▶ **ABOUT THIS EXERCISE**
From the first line to the last, write out the data below exactly.

▶ **SOURCE DATA**
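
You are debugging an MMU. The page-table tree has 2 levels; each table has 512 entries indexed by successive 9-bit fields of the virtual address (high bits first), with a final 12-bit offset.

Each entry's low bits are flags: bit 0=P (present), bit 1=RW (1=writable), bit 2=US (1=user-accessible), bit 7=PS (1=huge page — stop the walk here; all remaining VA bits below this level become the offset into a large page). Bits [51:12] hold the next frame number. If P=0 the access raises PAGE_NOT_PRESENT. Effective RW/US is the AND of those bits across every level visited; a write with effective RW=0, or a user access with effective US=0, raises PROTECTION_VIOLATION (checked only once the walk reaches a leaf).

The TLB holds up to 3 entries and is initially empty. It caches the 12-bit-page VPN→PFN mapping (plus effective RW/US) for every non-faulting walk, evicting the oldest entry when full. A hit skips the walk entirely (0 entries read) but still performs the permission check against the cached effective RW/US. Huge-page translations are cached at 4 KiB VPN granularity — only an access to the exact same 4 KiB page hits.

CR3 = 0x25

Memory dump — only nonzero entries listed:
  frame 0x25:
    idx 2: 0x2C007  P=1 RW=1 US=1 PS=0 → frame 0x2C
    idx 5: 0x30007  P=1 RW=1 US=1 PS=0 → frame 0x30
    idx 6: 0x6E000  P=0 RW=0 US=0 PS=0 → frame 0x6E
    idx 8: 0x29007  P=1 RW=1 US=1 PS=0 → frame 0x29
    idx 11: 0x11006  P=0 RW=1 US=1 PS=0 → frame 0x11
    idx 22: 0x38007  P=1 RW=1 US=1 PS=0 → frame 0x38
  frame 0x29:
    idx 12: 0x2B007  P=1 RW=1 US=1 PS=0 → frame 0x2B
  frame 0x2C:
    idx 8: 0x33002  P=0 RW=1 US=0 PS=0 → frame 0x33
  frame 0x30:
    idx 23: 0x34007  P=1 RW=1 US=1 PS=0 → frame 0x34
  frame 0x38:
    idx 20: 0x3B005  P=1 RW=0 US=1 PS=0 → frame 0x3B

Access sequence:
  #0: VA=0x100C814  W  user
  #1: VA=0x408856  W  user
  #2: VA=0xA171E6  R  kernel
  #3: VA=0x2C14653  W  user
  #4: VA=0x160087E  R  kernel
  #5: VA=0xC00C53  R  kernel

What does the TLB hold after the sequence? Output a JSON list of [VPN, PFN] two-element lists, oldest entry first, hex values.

Trace:
#0 VA=0x100C814 (w,user):
  [0] read 0x25 idx=8: raw=0x29007 flags P=1 W=1 U=1 S=0
  [1] read 0x29 idx=12: raw=0x2B007 flags P=1 W=1 U=1 S=0
  → PA=0x2B814  (2 entries read)
#1 VA=0x408856 (w,user):
  [0] read 0x25 idx=2: raw=0x2C007 flags P=1 W=1 U=1 S=0
  [1] read 0x2C idx=8: raw=0x33002 flags P=0 W=1 U=0 S=0
  → PAGE_NOT_PRESENT  (2 entries read)
#2 VA=0xA171E6 (r,kernel):
  [0] read 0x25 idx=5: raw=0x30007 flags P=1 W=1 U=1 S=0
  [1] read 0x30 idx=23: raw=0x34007 flags P=1 W=1 U=1 S=0
  → PA=0x341E6  (2 entries read)
#3 VA=0x2C14653 (w,user):
  [0] read 0x25 idx=22: raw=0x38007 flags P=1 W=1 U=1 S=0
  [1] read 0x38 idx=20: raw=0x3B005 flags P=1 W=0 U=1 S=0
  → PROTECTION_VIOLATION  (2 entries read)
#4 VA=0x160087E (r,kernel):
  [0] read 0x25 idx=11: raw=0x11006 flags P=0 W=1 U=1 S=0
  → PAGE_NOT_PRESENT  (1 entries read)
#5 VA=0xC00C53 (r,kernel):
  [0] read 0x25 idx=6: raw=0x6E000 flags P=0 W=0 U=0 S=0
  → PAGE_NOT_PRESENT  (1 entries read)

TLB: [["0x100C", "0x2B"], ["0xA17", "0x34"]]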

▶ **ANSWER TO THE PROBLEM**
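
You are debugging an MMU. The page-table tree has 2 levels; each table has 512 entries indexed by successive 9-bit fields of the virtual address (high bits first), with a final 12-bit offset.

Each entry's low bits are flags: bit 0=P (present), bit 1=RW (1=writable), bit 2=US (1=user-accessible), bit 7=PS (1=huge page — stop the walk here; all remaining VA bits below this level become the offset into a large page). Bits [51:12] hold the next frame number. If P=0 the access raises PAGE_NOT_PRESENT. Effective RW/US is the AND of those bits across every level visited; a write with effective RW=0, or a user access with effective US=0, raises PROTECTION_VIOLATION (checked only once the walk reaches a leaf).

The TLB holds up to 3 entries and is initially empty. It caches the 12-bit-page VPN→PFN mapping (plus effective RW/US) for every non-faulting walk, evicting the oldest entry when full. A hit skips the walk entirely (0 entries read) but still performs the permission check against the cached effective RW/US. Huge-page translations are cached at 4 KiB VPN granularity — only an access to the exact same 4 KiB page hits.

CR3 = 0x25

Memory dump — only nonzero entries listed:
  frame 0x25:
    idx 2: 0x2C007  P=1 RW=1 US=1 PS=0 → frame 0x2C
    idx 5: 0x30007  P=1 RW=1 US=1 PS=0 → frame 0x30
    idx 6: 0x6E000  P=0 RW=0 US=0 PS=0 → frame 0x6E
    idx 8: 0x29007  P=1 RW=1 US=1 PS=0 → frame 0x29
    idx 11: 0x11006  P=0 RW=1 US=1 PS=0 → frame 0x11
    idx 22: 0x38007  P=1 RW=1 US=1 PS=0 → frame 0x38
  frame 0x29:
    idx 12: 0x2B007  P=1 RW=1 US=1 PS=0 → frame 0x2B
  frame 0x2C:
    idx 8: 0x33002  P=0 RW=1 US=0 PS=0 → frame 0x33
  frame 0x30:
    idx 23: 0x34007  P=1 RW=1 US=1 PS=0 → frame 0x34
  frame 0x38:
    idx 20: 0x3B005  P=1 RW=0 US=1 PS=0 → frame 0x3B

Access sequence:
  #0: VA=0x100C814  W  user
  #1: VA=0x408856  W  user
  #2: VA=0xA171E6  R  kernel
  #3: VA=0x2C14653  W  user
  #4: VA=0x160087E  R  kernel
  #5: VA=0xC00C53  R  kernel

What does the TLB hold after the sequence? Output a JSON list of [VPN, PFN] two-element lists, oldest entry first, hex values.

Trace:
#0 VA=0x100C814 (w,user):
  [0] read 0x25 idx=8: raw=0x29007 flags P=1 W=1 U=1 S=0
  [1] read 0x29 idx=12: raw=0x2B007 flags P=1 W=1 U=1 S=0
  → PA=0x2B814  (2 entries read)
#1 VA=0x408856 (w,user):
  [0] read 0x25 idx=2: raw=0x2C007 flags P=1 W=1 U=1 S=0
  [1] read 0x2C idx=8: raw=0x33002 flags P=0 W=1 U=0 S=0
  → PAGE_NOT_PRESENT  (2 entries read)
#2 VA=0xA171E6 (r,kernel):
  [0] read 0x25 idx=5: raw=0x30007 flags P=1 W=1 U=1 S=0
  [1] read 0x30 idx=23: raw=0x34007 flags P=1 W=1 U=1 S=0
  → PA=0x341E6  (2 entries read)
#3 VA=0x2C14653 (w,user):
  [0] read 0x25 idx=22: raw=0x38007 flags P=1 W=1 U=1 S=0
  [1] read 0x38 idx=20: raw=0x3B005 flags P=1 W=0 U=1 S=0
  → PROTECTION_VIOLATION  (2 entries read)
#4 VA=0x160087E (r,kernel):
  [0] read 0x25 idx=11: raw=0x11006 flags P=0 W=1 U=1 S=0
  → PAGE_NOT_PRESENT  (1 entries read)
#5 VA=0xC00C53 (r,kernel):
  [0] read 0x25 idx=6: raw=0x6E000 flags P=0 W=0 U=0 S=0
  → PAGE_NOT_PRESENT  (1 entries read)

TLB: [["0x100C", "0x2B"], ["0xA17", "0x34"]]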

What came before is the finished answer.